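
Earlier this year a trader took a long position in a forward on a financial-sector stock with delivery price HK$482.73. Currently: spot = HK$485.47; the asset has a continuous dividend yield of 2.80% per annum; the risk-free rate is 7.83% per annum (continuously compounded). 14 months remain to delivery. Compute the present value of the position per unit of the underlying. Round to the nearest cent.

HK$29.28

Current fair forward for the remaining 14 months: F = S·e^((r − q)·T), (r − q) = 0.0783 − 0.0280 = 0.0503
F = 485.47 · e^(0.0503 × 14/12) = 485.47 × 1.060439 = 514.8113
Value of long forward = (F − K)·e^(−rT) = (514.8113 − 482.73) · e^(−0.0783·14/12)
= 32.0813 × 0.912698 = 29.28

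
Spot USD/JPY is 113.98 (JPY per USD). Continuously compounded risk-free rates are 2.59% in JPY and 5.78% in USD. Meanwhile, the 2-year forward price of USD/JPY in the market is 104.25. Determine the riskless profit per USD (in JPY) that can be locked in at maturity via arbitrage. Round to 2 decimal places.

Fair forward: F* = S·e^(carry·T), with carry = (r_JPY − r_USD) = 0.0259 − 0.0578 = -0.0319
F* = 113.98 · e^(-0.0319 × 2) = 113.98 · e^-0.063800 = 113.98 × 0.938193 = 106.9352
Market 104.25 < fair 106.9352: forward underpriced → reverse cash-and-carry (short spot, go long the forward).
At maturity, profit = |F_mkt − F*| = |104.25 − 106.9352| = 2.69 per USD (in JPY)

2.69 per USD (in JPY)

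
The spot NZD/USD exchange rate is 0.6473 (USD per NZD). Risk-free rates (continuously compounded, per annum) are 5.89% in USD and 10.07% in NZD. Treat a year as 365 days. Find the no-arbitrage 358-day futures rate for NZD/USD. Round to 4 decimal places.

F = S·e^((r_USD − r_NZD)T) = 0.6473 · e^((0.0589 − 0.1007) × 358/365)
= 0.6473 · e^-0.040998 = 0.6473 × 0.959831
F = 0.6213 USD per NZD

0.6213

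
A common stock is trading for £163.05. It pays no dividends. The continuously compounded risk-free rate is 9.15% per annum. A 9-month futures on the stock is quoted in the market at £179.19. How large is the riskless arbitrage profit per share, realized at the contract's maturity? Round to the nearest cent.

Fair futures: F* = S·e^(carry·T), with carry = r = 0.0915
F* = 163.05 · e^(0.0915 × 9/12) = 163.05 · e^0.068625 = 163.05 × 1.071034 = £174.6321
Market £179.19 > fair £174.6321: forward overpriced → cash-and-carry (buy spot, short the forward).
At maturity, profit = |F_mkt − F*| = |179.19 − 174.6321| = £4.56 per share

£4.56 per share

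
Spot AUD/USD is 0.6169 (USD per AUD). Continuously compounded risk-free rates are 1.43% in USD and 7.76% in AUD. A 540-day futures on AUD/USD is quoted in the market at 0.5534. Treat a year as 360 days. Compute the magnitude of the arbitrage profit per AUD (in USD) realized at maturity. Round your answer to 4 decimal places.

0.0076 per AUD (in USD)

Fair futures: F* = S·e^(carry·T), with carry = (r_USD − r_AUD) = 0.0143 − 0.0776 = -0.0633
F* = 0.6169 · e^(-0.0633 × 540/360) = 0.6169 · e^-0.094950 = 0.6169 × 0.909418 = 0.5610
Market 0.5534 < fair 0.5610: forward underpriced → reverse cash-and-carry (short spot, go long the forward).
At maturity, profit = |F_mkt − F*| = |0.5534 − 0.5610| = 0.0076 per AUD (in USD)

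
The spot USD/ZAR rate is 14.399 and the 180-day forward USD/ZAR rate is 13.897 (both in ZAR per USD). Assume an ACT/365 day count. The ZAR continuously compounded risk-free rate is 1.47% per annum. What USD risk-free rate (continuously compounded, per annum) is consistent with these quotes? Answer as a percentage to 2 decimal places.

8.67%

F = S·e^((r_ZAR − r_USD)T) ⇒ r_USD = r_ZAR − ln(F/S)/T
ln(13.897/14.399) = -0.035486; /(180/365) = -0.071958
r_USD = 0.0147 + 0.071958 = 0.086658
r_USD = 8.67%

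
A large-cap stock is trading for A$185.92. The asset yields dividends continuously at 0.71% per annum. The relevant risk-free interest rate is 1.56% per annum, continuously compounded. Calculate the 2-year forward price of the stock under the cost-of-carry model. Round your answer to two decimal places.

A$189.11

F = S·e^((r − q)T) = 185.92 · e^((0.0156 − 0.0071) × 2)
= 185.92 · e^0.017000 = 185.92 × 1.017145
F = A$189.11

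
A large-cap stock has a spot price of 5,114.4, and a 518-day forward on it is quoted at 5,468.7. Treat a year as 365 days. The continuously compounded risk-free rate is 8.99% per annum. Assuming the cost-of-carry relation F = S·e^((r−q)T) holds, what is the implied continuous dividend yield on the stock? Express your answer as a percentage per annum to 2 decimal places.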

━━━━━━

▶ **WHAT YOU HAVE TO DO**: I would like you to output every record exactly as written.

▶ **RESULT**:
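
Earlier this year a trader took a long position in a forward on a financial-sector stock with delivery price HK$482.73. Currently: spot = HK$485.47; the asset has a continuous dividend yield of 2.80% per annum; the risk-free rate is 7.83% per annum (continuously compounded). 14 months remain to delivery. Compute the present value of the position per unit of the underlying. Round to the nearest cent.

HK$29.28

Current fair forward for the remaining 14 months: F = S·e^((r − q)·T), (r − q) = 0.0783 − 0.0280 = 0.0503
F = 485.47 · e^(0.0503 × 14/12) = 485.47 × 1.060439 = 514.8113
Value of long forward = (F − K)·e^(−rT) = (514.8113 − 482.73) · e^(−0.0783·14/12)
= 32.0813 × 0.912698 = 29.28

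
Spot USD/JPY is 113.98 (JPY per USD). Continuously compounded risk-free rates are 2.59% in JPY and 5.78% in USD. Meanwhile, the 2-year forward price of USD/JPY in the market is 104.25. Determine the riskless profit per USD (in JPY) that can be locked in at maturity via arbitrage. Round to 2 decimal places.

Fair forward: F* = S·e^(carry·T), with carry = (r_JPY − r_USD) = 0.0259 − 0.0578 = -0.0319
F* = 113.98 · e^(-0.0319 × 2) = 113.98 · e^-0.063800 = 113.98 × 0.938193 = 106.9352
Market 104.25 < fair 106.9352: forward underpriced → reverse cash-and-carry (short spot, go long the forward).
At maturity, profit = |F_mkt − F*| = |104.25 − 106.9352| = 2.69 per USD (in JPY)

2.69 per USD (in JPY)

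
The spot NZD/USD exchange rate is 0.6473 (USD per NZD). Risk-free rates (continuously compounded, per annum) are 5.89% in USD and 10.07% in NZD. Treat a year as 365 days. Find the no-arbitrage 358-day futures rate for NZD/USD. Round to 4 decimal places.

F = S·e^((r_USD − r_NZD)T) = 0.6473 · e^((0.0589 − 0.1007) × 358/365)
= 0.6473 · e^-0.040998 = 0.6473 × 0.959831
F = 0.6213 USD per NZD

0.6213

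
A common stock is trading for £163.05. It pays no dividends. The continuously compounded risk-free rate is 9.15% per annum. A 9-month futures on the stock is quoted in the market at £179.19. How large is the riskless arbitrage profit per share, realized at the contract's maturity? Round to the nearest cent.

Fair futures: F* = S·e^(carry·T), with carry = r = 0.0915
F* = 163.05 · e^(0.0915 × 9/12) = 163.05 · e^0.068625 = 163.05 × 1.071034 = £174.6321
Market £179.19 > fair £174.6321: forward overpriced → cash-and-carry (buy spot, short the forward).
At maturity, profit = |F_mkt − F*| = |179.19 − 174.6321| = £4.56 per share

£4.56 per share

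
Spot AUD/USD is 0.6169 (USD per AUD). Continuously compounded risk-free rates are 1.43% in USD and 7.76% in AUD. A 540-day futures on AUD/USD is quoted in the market at 0.5534. Treat a year as 360 days. Compute the magnitude of the arbitrage profit per AUD (in USD) realized at maturity. Round your answer to 4 decimal places.

0.0076 per AUD (in USD)

Fair futures: F* = S·e^(carry·T), with carry = (r_USD − r_AUD) = 0.0143 − 0.0776 = -0.0633
F* = 0.6169 · e^(-0.0633 × 540/360) = 0.6169 · e^-0.094950 = 0.6169 × 0.909418 = 0.5610
Market 0.5534 < fair 0.5610: forward underpriced → reverse cash-and-carry (short spot, go long the forward).
At maturity, profit = |F_mkt − F*| = |0.5534 − 0.5610| = 0.0076 per AUD (in USD)

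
The spot USD/ZAR rate is 14.399 and the 180-day forward USD/ZAR rate is 13.897 (both in ZAR per USD). Assume an ACT/365 day count. The ZAR continuously compounded risk-free rate is 1.47% per annum. What USD risk-free rate (continuously compounded, per annum) is consistent with these quotes? Answer as a percentage to 2 decimal places.

8.67%

F = S·e^((r_ZAR − r_USD)T) ⇒ r_USD = r_ZAR − ln(F/S)/T
ln(13.897/14.399) = -0.035486; /(180/365) = -0.071958
r_USD = 0.0147 + 0.071958 = 0.086658
r_USD = 8.67%

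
A large-cap stock is trading for A$185.92. The asset yields dividends continuously at 0.71% per annum. The relevant risk-free interest rate is 1.56% per annum, continuously compounded. Calculate the 2-year forward price of the stock under the cost-of-carry model. Round your answer to two decimal places.

A$189.11

F = S·e^((r − q)T) = 185.92 · e^((0.0156 − 0.0071) × 2)
= 185.92 · e^0.017000 = 185.92 × 1.017145
F = A$189.11

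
A large-cap stock has a spot price of 5,114.4, and a 518-day forward on it is quoted at 5,468.7. Treat a year as 365 days. The continuously compounded risk-free rate is 8.99% per annum. Assuming the cost-of-carry relation F = S·e^((r−q)T) holds, what is the implied continuous dividend yield on the stock? Express your answer as a percentage per annum to 2 decimal places.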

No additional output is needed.